TASK BRIEF: Here is a listing; restate all of it exactly.
--- --- ---
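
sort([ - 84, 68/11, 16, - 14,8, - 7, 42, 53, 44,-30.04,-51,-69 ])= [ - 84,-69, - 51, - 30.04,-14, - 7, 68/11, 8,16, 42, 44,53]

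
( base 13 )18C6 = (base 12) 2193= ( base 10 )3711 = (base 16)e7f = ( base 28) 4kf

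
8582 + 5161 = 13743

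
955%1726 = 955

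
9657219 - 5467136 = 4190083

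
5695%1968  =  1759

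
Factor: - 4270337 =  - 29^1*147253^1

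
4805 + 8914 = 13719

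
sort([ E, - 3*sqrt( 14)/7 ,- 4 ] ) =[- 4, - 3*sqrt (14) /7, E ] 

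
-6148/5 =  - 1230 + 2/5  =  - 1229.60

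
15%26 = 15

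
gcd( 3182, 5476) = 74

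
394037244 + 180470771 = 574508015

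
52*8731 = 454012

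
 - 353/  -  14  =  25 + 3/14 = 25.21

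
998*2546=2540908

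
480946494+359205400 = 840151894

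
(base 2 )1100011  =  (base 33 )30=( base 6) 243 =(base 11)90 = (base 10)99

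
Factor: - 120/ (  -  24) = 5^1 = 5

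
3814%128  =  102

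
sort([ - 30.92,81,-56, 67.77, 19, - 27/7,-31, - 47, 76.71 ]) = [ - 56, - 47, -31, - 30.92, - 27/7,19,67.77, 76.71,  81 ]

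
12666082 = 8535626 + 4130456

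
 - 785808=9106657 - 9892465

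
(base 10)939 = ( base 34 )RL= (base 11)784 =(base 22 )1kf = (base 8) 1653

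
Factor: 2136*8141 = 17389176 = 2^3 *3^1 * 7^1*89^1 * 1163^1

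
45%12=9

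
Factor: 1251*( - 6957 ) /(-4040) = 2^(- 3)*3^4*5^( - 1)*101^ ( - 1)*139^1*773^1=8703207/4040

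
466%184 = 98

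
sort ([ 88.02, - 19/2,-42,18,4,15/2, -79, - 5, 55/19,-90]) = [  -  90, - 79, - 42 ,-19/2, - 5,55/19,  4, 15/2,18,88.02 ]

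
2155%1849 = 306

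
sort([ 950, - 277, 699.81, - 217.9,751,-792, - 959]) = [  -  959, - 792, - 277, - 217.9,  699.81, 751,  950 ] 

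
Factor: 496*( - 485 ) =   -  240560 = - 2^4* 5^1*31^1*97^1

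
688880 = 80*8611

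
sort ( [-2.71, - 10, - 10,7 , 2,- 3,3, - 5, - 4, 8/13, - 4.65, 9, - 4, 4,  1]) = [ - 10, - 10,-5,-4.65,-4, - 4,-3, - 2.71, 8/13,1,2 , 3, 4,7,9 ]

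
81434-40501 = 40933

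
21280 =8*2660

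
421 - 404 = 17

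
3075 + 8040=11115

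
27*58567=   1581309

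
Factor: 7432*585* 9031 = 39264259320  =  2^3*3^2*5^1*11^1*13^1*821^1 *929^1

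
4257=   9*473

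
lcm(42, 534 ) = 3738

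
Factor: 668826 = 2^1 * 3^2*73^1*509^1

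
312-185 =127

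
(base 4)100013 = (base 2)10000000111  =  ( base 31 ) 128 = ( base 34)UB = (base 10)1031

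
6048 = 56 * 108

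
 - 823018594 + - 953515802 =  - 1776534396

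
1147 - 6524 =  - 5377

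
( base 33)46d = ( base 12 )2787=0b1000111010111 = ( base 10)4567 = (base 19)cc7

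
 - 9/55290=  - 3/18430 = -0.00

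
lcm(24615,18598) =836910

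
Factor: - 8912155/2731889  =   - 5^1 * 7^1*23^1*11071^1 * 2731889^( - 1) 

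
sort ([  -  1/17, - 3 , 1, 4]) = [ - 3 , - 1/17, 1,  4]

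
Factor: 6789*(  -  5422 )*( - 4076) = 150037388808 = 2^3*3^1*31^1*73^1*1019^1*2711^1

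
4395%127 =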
--- --- ---
EXERCISE SOLUTION:
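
sort([ - 84, 68/11, 16, - 14,8, - 7, 42, 53, 44,-30.04,-51,-69 ])= [ - 84,-69, - 51, - 30.04,-14, - 7, 68/11, 8,16, 42, 44,53]

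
( base 13 )18C6 = (base 12) 2193= ( base 10 )3711 = (base 16)e7f = ( base 28) 4kf

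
8582 + 5161 = 13743

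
955%1726 = 955

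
9657219 - 5467136 = 4190083

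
5695%1968  =  1759

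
Factor: - 4270337 =  - 29^1*147253^1

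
4805 + 8914 = 13719

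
sort([ E, - 3*sqrt( 14)/7 ,- 4 ] ) =[- 4, - 3*sqrt (14) /7, E ] 

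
-6148/5 =  - 1230 + 2/5  =  - 1229.60

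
15%26 = 15

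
gcd( 3182, 5476) = 74

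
394037244 + 180470771 = 574508015

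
52*8731 = 454012

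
 - 353/  -  14  =  25 + 3/14 = 25.21

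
998*2546=2540908

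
480946494+359205400 = 840151894

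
(base 2 )1100011  =  (base 33 )30=( base 6) 243 =(base 11)90 = (base 10)99

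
Factor: - 120/ (  -  24) = 5^1 = 5

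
3814%128  =  102

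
sort([ - 30.92,81,-56, 67.77, 19, - 27/7,-31, - 47, 76.71 ]) = [ - 56, - 47, -31, - 30.92, - 27/7,19,67.77, 76.71,  81 ]

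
12666082 = 8535626 + 4130456

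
 - 785808=9106657 - 9892465

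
(base 10)939 = ( base 34 )RL= (base 11)784 =(base 22 )1kf = (base 8) 1653

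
Factor: 2136*8141 = 17389176 = 2^3 *3^1 * 7^1*89^1 * 1163^1

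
45%12=9

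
Factor: 1251*( - 6957 ) /(-4040) = 2^(- 3)*3^4*5^( - 1)*101^ ( - 1)*139^1*773^1=8703207/4040

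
466%184 = 98

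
sort ([ 88.02, - 19/2,-42,18,4,15/2, -79, - 5, 55/19,-90]) = [  -  90, - 79, - 42 ,-19/2, - 5,55/19,  4, 15/2,18,88.02 ]

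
2155%1849 = 306

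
sort([ 950, - 277, 699.81, - 217.9,751,-792, - 959]) = [  -  959, - 792, - 277, - 217.9,  699.81, 751,  950 ] 

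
Factor: 496*( - 485 ) =   -  240560 = - 2^4* 5^1*31^1*97^1

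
688880 = 80*8611

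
sort ( [-2.71, - 10, - 10,7 , 2,- 3,3, - 5, - 4, 8/13, - 4.65, 9, - 4, 4,  1]) = [ - 10, - 10,-5,-4.65,-4, - 4,-3, - 2.71, 8/13,1,2 , 3, 4,7,9 ]

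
81434-40501 = 40933

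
21280 =8*2660

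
421 - 404 = 17

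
3075 + 8040=11115

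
27*58567=   1581309

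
Factor: 7432*585* 9031 = 39264259320  =  2^3*3^2*5^1*11^1*13^1*821^1 *929^1

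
4257=   9*473

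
lcm(42, 534 ) = 3738

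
Factor: 668826 = 2^1 * 3^2*73^1*509^1

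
312-185 =127

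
(base 4)100013 = (base 2)10000000111  =  ( base 31 ) 128 = ( base 34)UB = (base 10)1031

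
6048 = 56 * 108

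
 - 823018594 + - 953515802 =  - 1776534396

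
1147 - 6524 =  - 5377

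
( base 33)46d = ( base 12 )2787=0b1000111010111 = ( base 10)4567 = (base 19)cc7

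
 - 9/55290=  - 3/18430 = -0.00

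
lcm(24615,18598) =836910

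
Factor: - 8912155/2731889  =   - 5^1 * 7^1*23^1*11071^1 * 2731889^( - 1) 

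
sort ([  -  1/17, - 3 , 1, 4]) = [ - 3 , - 1/17, 1,  4]

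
Factor: 6789*(  -  5422 )*( - 4076) = 150037388808 = 2^3*3^1*31^1*73^1*1019^1*2711^1

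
4395%127 =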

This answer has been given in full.